Goal of the exercise
Your task is to repeat exactly the lines below between the line holding "A Flush writes" and the line holding "8. P2: load", inclusive, and only those.

*** Begin section ***

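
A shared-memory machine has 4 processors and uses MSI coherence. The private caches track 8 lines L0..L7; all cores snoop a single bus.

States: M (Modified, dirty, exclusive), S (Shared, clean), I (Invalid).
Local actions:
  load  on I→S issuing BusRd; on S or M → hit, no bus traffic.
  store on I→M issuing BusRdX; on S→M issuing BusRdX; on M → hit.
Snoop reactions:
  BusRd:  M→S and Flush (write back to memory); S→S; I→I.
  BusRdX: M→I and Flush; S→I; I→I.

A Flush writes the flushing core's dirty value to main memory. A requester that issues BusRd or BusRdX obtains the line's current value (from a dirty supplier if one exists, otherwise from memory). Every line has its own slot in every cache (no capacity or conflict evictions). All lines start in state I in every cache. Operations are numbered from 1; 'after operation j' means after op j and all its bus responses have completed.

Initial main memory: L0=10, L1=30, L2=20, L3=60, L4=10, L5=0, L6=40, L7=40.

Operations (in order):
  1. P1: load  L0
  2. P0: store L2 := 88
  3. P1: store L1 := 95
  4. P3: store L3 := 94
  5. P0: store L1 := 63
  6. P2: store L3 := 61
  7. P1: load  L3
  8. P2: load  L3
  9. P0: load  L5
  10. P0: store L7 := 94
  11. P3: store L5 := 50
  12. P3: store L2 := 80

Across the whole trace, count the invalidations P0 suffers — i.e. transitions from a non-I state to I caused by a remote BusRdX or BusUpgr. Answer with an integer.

step 1: P1: load  L0  ⟶  ISII  (L0)  txn=BusRd  M[L0]=10
step 2: P0: store L2 := 88  ⟶  MIII  (L2)  txn=BusRdX  M[L2]=20
step 3: P1: store L1 := 95  ⟶  IMII  (L1)  txn=BusRdX  M[L1]=30
step 4: P3: store L3 := 94  ⟶  IIIM  (L3)  txn=BusRdX  M[L3]=60
step 5: P0: store L1 := 63  ⟶  MIII  (L1)  txn=BusRdX+Flush  M[L1]=95
step 6: P2: store L3 := 61  ⟶  IIMI  (L3)  txn=BusRdX+Flush  M[L3]=94
step 7: P1: load  L3  ⟶  ISSI  (L3)  txn=BusRd+Flush  M[L3]=61
step 8: P2: load  L3  ⟶  ISSI  (L3)  txn=∅  M[L3]=61
step 9: P0: load  L5  ⟶  SIII  (L5)  txn=BusRd  M[L5]=0
step 10: P0: store L7 := 94  ⟶  MIII  (L7)  txn=BusRdX  M[L7]=40
step 11: P3: store L5 := 50  ⟶  IIIM  (L5)  txn=BusRdX  M[L5]=0
step 12: P3: store L2 := 80  ⟶  IIIM  (L2)  txn=BusRdX+Flush  M[L2]=88

invalidations = 2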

*** End section ***

Output for this task
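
A Flush writes the flushing core's dirty value to main memory. A requester that issues BusRd or BusRdX obtains the line's current value (from a dirty supplier if one exists, otherwise from memory). Every line has its own slot in every cache (no capacity or conflict evictions). All lines start in state I in every cache. Operations are numbered from 1; 'after operation j' means after op j and all its bus responses have completed.

Initial main memory: L0=10, L1=30, L2=20, L3=60, L4=10, L5=0, L6=40, L7=40.

Operations (in order):
  1. P1: load  L0
  2. P0: store L2 := 88
  3. P1: store L1 := 95
  4. P3: store L3 := 94
  5. P0: store L1 := 63
  6. P2: store L3 := 61
  7. P1: load  L3
  8. P2: load  L3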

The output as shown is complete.